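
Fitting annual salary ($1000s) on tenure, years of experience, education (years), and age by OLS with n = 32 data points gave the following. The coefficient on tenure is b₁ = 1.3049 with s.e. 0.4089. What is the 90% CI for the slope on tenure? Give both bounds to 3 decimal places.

(0.608, 2.001)

df = n − k − 1 = 32 − 4 − 1 = 27.
t* = t_{0.05, 27} = 1.703288.
Margin = t* × SE = 1.703288 × 0.4089 = 0.69647.
CI: 1.3049 ± 0.69647 → (0.608, 2.001).
With 90% confidence, each one-unit increase in tenure is associated with a change of between 0.608 and 2.001 $1000s in annual salary, holding the other predictors fixed.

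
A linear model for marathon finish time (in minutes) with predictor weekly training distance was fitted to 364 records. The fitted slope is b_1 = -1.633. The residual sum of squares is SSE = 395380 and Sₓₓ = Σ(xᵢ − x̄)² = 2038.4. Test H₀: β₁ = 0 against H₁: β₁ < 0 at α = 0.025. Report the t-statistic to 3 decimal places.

MSE = SSE/(n − 2) = 395380/362 = 1092.21.
SE(b_1) = √(MSE/Sₓₓ) = √(1092.21/2038.4) = 0.731995.
t = -1.633 / 0.731995 = -2.231.
df = n − 2 = 362.
One-sided p ≈ 0.0132, which is < 0.025, so reject H₀.
There is evidence that the true slope on weekly training distance is negative.

t = -2.231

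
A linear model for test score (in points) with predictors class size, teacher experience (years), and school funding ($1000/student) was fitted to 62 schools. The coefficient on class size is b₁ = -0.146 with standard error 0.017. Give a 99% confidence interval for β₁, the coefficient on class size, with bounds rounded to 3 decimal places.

df = n − k − 1 = 62 − 3 − 1 = 58.
t* = t_{0.005, 58} = 2.663287.
Margin = t* × SE = 2.663287 × 0.017 = 0.04528.
CI: -0.146 ± 0.04528 → (-0.191, -0.101).
With 99% confidence, each one-unit increase in class size is associated with a change of between -0.191 and -0.101 points in test score, holding the other predictors fixed.

(-0.191, -0.101)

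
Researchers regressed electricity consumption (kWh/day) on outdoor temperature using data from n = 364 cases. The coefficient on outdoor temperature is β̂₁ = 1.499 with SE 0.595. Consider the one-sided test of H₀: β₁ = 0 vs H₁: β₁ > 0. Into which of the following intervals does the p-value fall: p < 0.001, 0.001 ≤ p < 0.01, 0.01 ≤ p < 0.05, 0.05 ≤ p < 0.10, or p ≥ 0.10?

0.001 ≤ p < 0.01

t = 1.499 / 0.595 = 2.519.
df = n − 2 = 364 − 2 = 362.
One-sided p = P(T_{362} > t) ≈ 0.0061.
So 0.001 ≤ p < 0.01.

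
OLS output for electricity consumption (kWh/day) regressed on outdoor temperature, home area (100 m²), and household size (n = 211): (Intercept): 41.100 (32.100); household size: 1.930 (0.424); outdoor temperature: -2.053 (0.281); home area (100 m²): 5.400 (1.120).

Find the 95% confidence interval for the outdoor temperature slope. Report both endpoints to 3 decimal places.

(-2.607, -1.499)

Read off: b = -2.053, SE = 0.281 for outdoor temperature.
df = n − k − 1 = 211 − 3 − 1 = 207.
t* = t_{0.025, 207} = 1.97149.
Margin = t* × SE = 1.97149 × 0.281 = 0.55399.
CI: -2.053 ± 0.55399 → (-2.607, -1.499).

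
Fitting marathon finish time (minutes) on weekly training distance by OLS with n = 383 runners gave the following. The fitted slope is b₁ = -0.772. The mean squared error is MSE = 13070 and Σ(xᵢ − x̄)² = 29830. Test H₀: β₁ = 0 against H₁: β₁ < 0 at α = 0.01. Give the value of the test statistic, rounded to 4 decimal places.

t = -1.1663

SE(b₁) = √(MSE/Sₓₓ) = √(13070/29830) = 0.661929.
t = -0.772 / 0.661929 = -1.1663.
df = n − 2 = 381.
One-sided p ≈ 0.1221, which is ≥ 0.01, so fail to reject H₀.
The data do not give significant evidence that the true slope on weekly training distance is negative.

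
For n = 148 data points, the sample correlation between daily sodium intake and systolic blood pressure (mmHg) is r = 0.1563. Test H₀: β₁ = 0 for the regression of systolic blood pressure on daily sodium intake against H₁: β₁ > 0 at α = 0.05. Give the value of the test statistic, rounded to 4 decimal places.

t = r·√(n − 2)/√(1 − r²) = 0.1563·√146/√0.97557 = 1.9121.
df = n − 2 = 146.
One-sided p ≈ 0.0289, which is < 0.05, so reject H₀.
There is evidence of a linear association between daily sodium intake and systolic blood pressure.

t = 1.9121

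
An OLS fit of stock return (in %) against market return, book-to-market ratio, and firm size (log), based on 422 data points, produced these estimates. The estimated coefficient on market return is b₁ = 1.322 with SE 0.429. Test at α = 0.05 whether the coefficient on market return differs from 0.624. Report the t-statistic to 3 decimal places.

t = 1.627

H₀: β₁ = 0.624 vs H₁: β₁ ≠ 0.624.
t = (b₁ − β₁⁰)/SE = (1.322 − 0.624) / 0.429 = 1.627.
df = n − k − 1 = 422 − 3 − 1 = 418.
Two-sided p ≈ 0.1045, which is ≥ 0.05, so fail to reject H₀.
The data are consistent with a true slope of 0.624 % per unit of market return, holding the other predictors fixed.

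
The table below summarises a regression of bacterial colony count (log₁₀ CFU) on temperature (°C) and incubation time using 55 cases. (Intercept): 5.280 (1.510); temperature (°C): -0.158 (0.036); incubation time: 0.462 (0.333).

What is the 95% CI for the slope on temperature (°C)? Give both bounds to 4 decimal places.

Read off: b = -0.158, SE = 0.036 for temperature (°C).
df = n − k − 1 = 55 − 2 − 1 = 52.
t* = t_{0.025, 52} = 2.006647.
Margin = t* × SE = 2.006647 × 0.036 = 0.072239.
CI: -0.158 ± 0.072239 → (-0.2302, -0.0858).

(-0.2302, -0.0858)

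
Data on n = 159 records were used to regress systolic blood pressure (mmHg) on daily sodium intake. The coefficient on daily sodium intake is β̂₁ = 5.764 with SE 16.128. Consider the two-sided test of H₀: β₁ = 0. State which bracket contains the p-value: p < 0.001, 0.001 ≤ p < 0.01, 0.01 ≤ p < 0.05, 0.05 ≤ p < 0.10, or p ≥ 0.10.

p ≥ 0.10

t = 5.764 / 16.128 = 0.357.
df = n − 2 = 159 − 2 = 157.
Two-sided p = 2·P(T_{157} > |t|) ≈ 0.7213.
So p ≥ 0.10.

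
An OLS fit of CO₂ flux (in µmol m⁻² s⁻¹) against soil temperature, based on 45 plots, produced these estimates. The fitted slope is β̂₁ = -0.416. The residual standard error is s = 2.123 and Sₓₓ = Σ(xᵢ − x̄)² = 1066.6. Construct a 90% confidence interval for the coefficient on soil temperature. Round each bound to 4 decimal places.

SE(β̂₁) = s/√Sₓₓ = 2.123/√1066.6 = 0.0650054.
df = n − 2 = 43.
t* = t_{0.05, 43} = 1.681071.
Margin = t* × SE = 1.681071 × 0.0650054 = 0.109279.
CI: -0.416 ± 0.109279 → (-0.5253, -0.3067).
With 90% confidence, each one-unit increase in soil temperature is associated with a change of between -0.5253 and -0.3067 µmol m⁻² s⁻¹ in CO₂ flux.

(-0.5253, -0.3067)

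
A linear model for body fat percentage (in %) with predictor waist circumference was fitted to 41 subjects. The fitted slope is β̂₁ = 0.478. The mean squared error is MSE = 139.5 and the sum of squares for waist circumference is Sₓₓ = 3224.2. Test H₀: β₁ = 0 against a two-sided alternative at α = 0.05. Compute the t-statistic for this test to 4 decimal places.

SE(β̂₁) = √(MSE/Sₓₓ) = √(139.5/3224.2) = 0.208006.
t = 0.478 / 0.208006 = 2.2980.
df = n − 2 = 39.
Two-sided p ≈ 0.0270, which is < 0.05, so reject H₀.
There is evidence that waist circumference is associated with body fat percentage.

t = 2.2980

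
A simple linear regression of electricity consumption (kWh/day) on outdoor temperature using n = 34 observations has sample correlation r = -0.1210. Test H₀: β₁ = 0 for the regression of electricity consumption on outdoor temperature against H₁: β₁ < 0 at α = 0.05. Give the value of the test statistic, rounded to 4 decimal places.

t = -0.6895

t = r·√(n − 2)/√(1 − r²) = -0.1210·√32/√0.985359 = -0.6895.
df = n − 2 = 32.
One-sided p ≈ 0.2477, which is ≥ 0.05, so fail to reject H₀.
The data do not give significant evidence of a linear association between outdoor temperature and electricity consumption.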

How to complete this task
Your reply must be one number, namely how many lines of the material above contain the string "Intercept".

Solution to this exercise
2